[Source data]
──────────
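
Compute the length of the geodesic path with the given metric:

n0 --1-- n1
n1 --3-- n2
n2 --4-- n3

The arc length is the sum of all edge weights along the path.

Arc length = 1 + 3 + 4 = 8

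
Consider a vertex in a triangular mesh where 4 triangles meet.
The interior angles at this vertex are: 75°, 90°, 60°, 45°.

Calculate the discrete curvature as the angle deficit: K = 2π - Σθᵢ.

Sum of angles = 270°. K = 360° - 270° = 90° = π/2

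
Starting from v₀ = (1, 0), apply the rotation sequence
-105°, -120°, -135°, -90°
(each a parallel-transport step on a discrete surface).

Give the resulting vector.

Total rotation: (-105°) + (-120°) + (-135°) + (-90°) = -450° ≡ -90° (mod 360°). Final vector: (0, -1)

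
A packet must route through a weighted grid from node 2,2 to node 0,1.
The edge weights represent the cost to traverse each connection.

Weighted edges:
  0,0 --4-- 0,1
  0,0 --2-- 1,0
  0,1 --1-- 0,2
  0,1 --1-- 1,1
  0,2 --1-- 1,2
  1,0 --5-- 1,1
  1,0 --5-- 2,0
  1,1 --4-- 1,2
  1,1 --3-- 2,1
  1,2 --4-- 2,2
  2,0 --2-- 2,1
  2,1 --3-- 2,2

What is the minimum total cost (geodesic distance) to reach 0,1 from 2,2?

Shortest path: 2,2 → 1,2 → 0,2 → 0,1, total weight = 6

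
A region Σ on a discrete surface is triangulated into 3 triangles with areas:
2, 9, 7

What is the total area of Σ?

2 + 9 + 7 = 18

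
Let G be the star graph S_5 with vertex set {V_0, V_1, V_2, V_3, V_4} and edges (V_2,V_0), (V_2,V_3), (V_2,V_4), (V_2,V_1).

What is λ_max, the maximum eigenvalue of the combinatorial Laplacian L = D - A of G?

The star S_5 is the complete bipartite graph K_{1,4} (one hub of degree 4, 4 leaves of degree 1). The Laplacian spectrum of K_{p,q} is 0, p (multiplicity q−1), q (multiplicity p−1), p+q. With p = 1, q = 4: 0 once, 1 with multiplicity 3, and 5 once. (Check: trace L = sum of degrees = 8 = 3·1 + 5.)
Laplacian eigenvalues: [0.0, 1.0, 1.0, 1.0, 5.0]. Largest eigenvalue (spectral radius) = 5.0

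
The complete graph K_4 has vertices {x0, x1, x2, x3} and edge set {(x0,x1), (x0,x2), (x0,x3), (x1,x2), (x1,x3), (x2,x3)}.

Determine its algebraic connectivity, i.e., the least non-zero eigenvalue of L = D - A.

For the complete graph K_n, L = nI − J (J = all-ones matrix). J has eigenvalues n (once, eigenvector 𝟙) and 0 (multiplicity n−1), so L has eigenvalues 0 (once) and n (multiplicity n−1). Here n = 4: eigenvalue 0 once and 4 with multiplicity 3.
Laplacian eigenvalues: [0.0, 4.0, 4.0, 4.0]. Algebraic connectivity (smallest non-zero eigenvalue) = 4.0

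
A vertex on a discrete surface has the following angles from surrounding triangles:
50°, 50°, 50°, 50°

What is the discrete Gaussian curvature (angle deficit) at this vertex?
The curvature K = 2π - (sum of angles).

Sum of angles = 200°. K = 360° - 200° = 160°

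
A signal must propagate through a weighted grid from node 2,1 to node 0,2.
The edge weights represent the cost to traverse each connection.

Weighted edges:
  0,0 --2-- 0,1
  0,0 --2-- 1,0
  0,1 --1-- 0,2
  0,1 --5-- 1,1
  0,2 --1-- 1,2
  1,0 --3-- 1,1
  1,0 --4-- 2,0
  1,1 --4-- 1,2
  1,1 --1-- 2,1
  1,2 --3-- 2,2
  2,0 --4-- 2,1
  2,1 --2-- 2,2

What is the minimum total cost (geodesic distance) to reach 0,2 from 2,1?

Shortest path: 2,1 → 1,1 → 1,2 → 0,2, total weight = 6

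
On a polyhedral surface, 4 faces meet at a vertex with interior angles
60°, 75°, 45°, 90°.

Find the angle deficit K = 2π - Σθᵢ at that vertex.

Sum of angles = 270°. K = 360° - 270° = 90°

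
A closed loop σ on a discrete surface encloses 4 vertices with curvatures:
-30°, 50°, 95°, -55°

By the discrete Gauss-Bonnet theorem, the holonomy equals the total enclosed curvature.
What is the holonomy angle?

Holonomy = total enclosed curvature = (-30°) + 50° + 95° + (-55°) = 60°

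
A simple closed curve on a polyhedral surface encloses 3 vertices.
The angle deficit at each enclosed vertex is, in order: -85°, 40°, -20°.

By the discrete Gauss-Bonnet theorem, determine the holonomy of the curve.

Holonomy = total enclosed curvature = (-85°) + 40° + (-20°) = -65°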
──────────
**TASK:**
All of the entries should be output exactly as they appear above.

**EXERCISE RESULT:**
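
Compute the length of the geodesic path with the given metric:

n0 --1-- n1
n1 --3-- n2
n2 --4-- n3

The arc length is the sum of all edge weights along the path.

Arc length = 1 + 3 + 4 = 8

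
Consider a vertex in a triangular mesh where 4 triangles meet.
The interior angles at this vertex are: 75°, 90°, 60°, 45°.

Calculate the discrete curvature as the angle deficit: K = 2π - Σθᵢ.

Sum of angles = 270°. K = 360° - 270° = 90° = π/2

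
Starting from v₀ = (1, 0), apply the rotation sequence
-105°, -120°, -135°, -90°
(each a parallel-transport step on a discrete surface).

Give the resulting vector.

Total rotation: (-105°) + (-120°) + (-135°) + (-90°) = -450° ≡ -90° (mod 360°). Final vector: (0, -1)

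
A packet must route through a weighted grid from node 2,2 to node 0,1.
The edge weights represent the cost to traverse each connection.

Weighted edges:
  0,0 --4-- 0,1
  0,0 --2-- 1,0
  0,1 --1-- 0,2
  0,1 --1-- 1,1
  0,2 --1-- 1,2
  1,0 --5-- 1,1
  1,0 --5-- 2,0
  1,1 --4-- 1,2
  1,1 --3-- 2,1
  1,2 --4-- 2,2
  2,0 --2-- 2,1
  2,1 --3-- 2,2

What is the minimum total cost (geodesic distance) to reach 0,1 from 2,2?

Shortest path: 2,2 → 1,2 → 0,2 → 0,1, total weight = 6

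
A region Σ on a discrete surface is triangulated into 3 triangles with areas:
2, 9, 7

What is the total area of Σ?

2 + 9 + 7 = 18

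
Let G be the star graph S_5 with vertex set {V_0, V_1, V_2, V_3, V_4} and edges (V_2,V_0), (V_2,V_3), (V_2,V_4), (V_2,V_1).

What is λ_max, the maximum eigenvalue of the combinatorial Laplacian L = D - A of G?

The star S_5 is the complete bipartite graph K_{1,4} (one hub of degree 4, 4 leaves of degree 1). The Laplacian spectrum of K_{p,q} is 0, p (multiplicity q−1), q (multiplicity p−1), p+q. With p = 1, q = 4: 0 once, 1 with multiplicity 3, and 5 once. (Check: trace L = sum of degrees = 8 = 3·1 + 5.)
Laplacian eigenvalues: [0.0, 1.0, 1.0, 1.0, 5.0]. Largest eigenvalue (spectral radius) = 5.0

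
The complete graph K_4 has vertices {x0, x1, x2, x3} and edge set {(x0,x1), (x0,x2), (x0,x3), (x1,x2), (x1,x3), (x2,x3)}.

Determine its algebraic connectivity, i.e., the least non-zero eigenvalue of L = D - A.

For the complete graph K_n, L = nI − J (J = all-ones matrix). J has eigenvalues n (once, eigenvector 𝟙) and 0 (multiplicity n−1), so L has eigenvalues 0 (once) and n (multiplicity n−1). Here n = 4: eigenvalue 0 once and 4 with multiplicity 3.
Laplacian eigenvalues: [0.0, 4.0, 4.0, 4.0]. Algebraic connectivity (smallest non-zero eigenvalue) = 4.0

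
A vertex on a discrete surface has the following angles from surrounding triangles:
50°, 50°, 50°, 50°

What is the discrete Gaussian curvature (angle deficit) at this vertex?
The curvature K = 2π - (sum of angles).

Sum of angles = 200°. K = 360° - 200° = 160°

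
A signal must propagate through a weighted grid from node 2,1 to node 0,2.
The edge weights represent the cost to traverse each connection.

Weighted edges:
  0,0 --2-- 0,1
  0,0 --2-- 1,0
  0,1 --1-- 0,2
  0,1 --5-- 1,1
  0,2 --1-- 1,2
  1,0 --3-- 1,1
  1,0 --4-- 2,0
  1,1 --4-- 1,2
  1,1 --1-- 2,1
  1,2 --3-- 2,2
  2,0 --4-- 2,1
  2,1 --2-- 2,2

What is the minimum total cost (geodesic distance) to reach 0,2 from 2,1?

Shortest path: 2,1 → 1,1 → 1,2 → 0,2, total weight = 6

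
On a polyhedral surface, 4 faces meet at a vertex with interior angles
60°, 75°, 45°, 90°.

Find the angle deficit K = 2π - Σθᵢ at that vertex.

Sum of angles = 270°. K = 360° - 270° = 90°

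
A closed loop σ on a discrete surface encloses 4 vertices with curvatures:
-30°, 50°, 95°, -55°

By the discrete Gauss-Bonnet theorem, the holonomy equals the total enclosed curvature.
What is the holonomy angle?

Holonomy = total enclosed curvature = (-30°) + 50° + 95° + (-55°) = 60°

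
A simple closed curve on a polyhedral surface encloses 3 vertices.
The angle deficit at each enclosed vertex is, in order: -85°, 40°, -20°.

By the discrete Gauss-Bonnet theorem, determine the holonomy of the curve.

Holonomy = total enclosed curvature = (-85°) + 40° + (-20°) = -65°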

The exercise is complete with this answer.